• **The task**
Will you write out all the entries below exactly?

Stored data
━━━━━━━━━━━━━━━━

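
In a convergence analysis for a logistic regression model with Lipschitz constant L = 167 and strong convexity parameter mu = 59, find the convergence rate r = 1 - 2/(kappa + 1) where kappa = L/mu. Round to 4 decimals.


Step 1: Compute the condition number.
kappa = L/mu = 167/59 = 2.8305
Step 2: Compute the convergence rate.
r = 1 - 2/(kappa + 1) = 1 - 2*mu/(L + mu) = (L - mu)/(L + mu) = 108/226 = 0.4779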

━━━━━━━━━━━━━━━━

• **Task solution**
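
In a convergence analysis for a logistic regression model with Lipschitz constant L = 167 and strong convexity parameter mu = 59, find the convergence rate r = 1 - 2/(kappa + 1) where kappa = L/mu. Round to 4 decimals.


Step 1: Compute the condition number.
kappa = L/mu = 167/59 = 2.8305
Step 2: Compute the convergence rate.
r = 1 - 2/(kappa + 1) = 1 - 2*mu/(L + mu) = (L - mu)/(L + mu) = 108/226 = 0.4779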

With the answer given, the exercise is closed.